* **Extracted data**
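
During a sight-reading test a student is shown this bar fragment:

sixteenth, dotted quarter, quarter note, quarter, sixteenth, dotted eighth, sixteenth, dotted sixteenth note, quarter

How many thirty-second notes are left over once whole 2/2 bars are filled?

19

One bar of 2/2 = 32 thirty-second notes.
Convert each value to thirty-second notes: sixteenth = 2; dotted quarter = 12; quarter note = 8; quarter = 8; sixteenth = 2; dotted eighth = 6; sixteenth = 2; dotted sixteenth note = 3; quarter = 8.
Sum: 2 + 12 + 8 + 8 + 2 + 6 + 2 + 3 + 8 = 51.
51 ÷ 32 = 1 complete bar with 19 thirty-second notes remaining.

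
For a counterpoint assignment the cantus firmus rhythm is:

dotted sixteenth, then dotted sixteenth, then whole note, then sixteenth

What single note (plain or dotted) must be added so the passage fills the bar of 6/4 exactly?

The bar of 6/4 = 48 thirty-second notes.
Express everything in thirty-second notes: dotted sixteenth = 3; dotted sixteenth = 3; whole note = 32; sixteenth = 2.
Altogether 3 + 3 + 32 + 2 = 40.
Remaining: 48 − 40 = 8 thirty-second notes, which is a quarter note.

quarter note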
* * *
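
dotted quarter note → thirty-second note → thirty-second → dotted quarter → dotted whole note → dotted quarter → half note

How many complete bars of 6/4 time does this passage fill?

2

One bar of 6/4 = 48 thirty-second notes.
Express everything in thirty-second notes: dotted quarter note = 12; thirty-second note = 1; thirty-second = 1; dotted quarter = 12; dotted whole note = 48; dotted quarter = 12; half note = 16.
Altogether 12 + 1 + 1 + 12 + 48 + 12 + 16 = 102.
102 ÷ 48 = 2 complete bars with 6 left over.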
...
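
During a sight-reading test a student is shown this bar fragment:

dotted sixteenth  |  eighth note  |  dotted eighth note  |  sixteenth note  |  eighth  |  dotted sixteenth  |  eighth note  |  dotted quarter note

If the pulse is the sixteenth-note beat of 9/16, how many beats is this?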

* **Activity**
Take the records above and return, word for word, only the lines that fall from the line with "dotted eighth note" to the line with "If the pulse", both of them included.

* **Task answer**
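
dotted sixteenth  |  eighth note  |  dotted eighth note  |  sixteenth note  |  eighth  |  dotted sixteenth  |  eighth note  |  dotted quarter note

If the pulse is the sixteenth-note beat of 9/16, how many beats is this?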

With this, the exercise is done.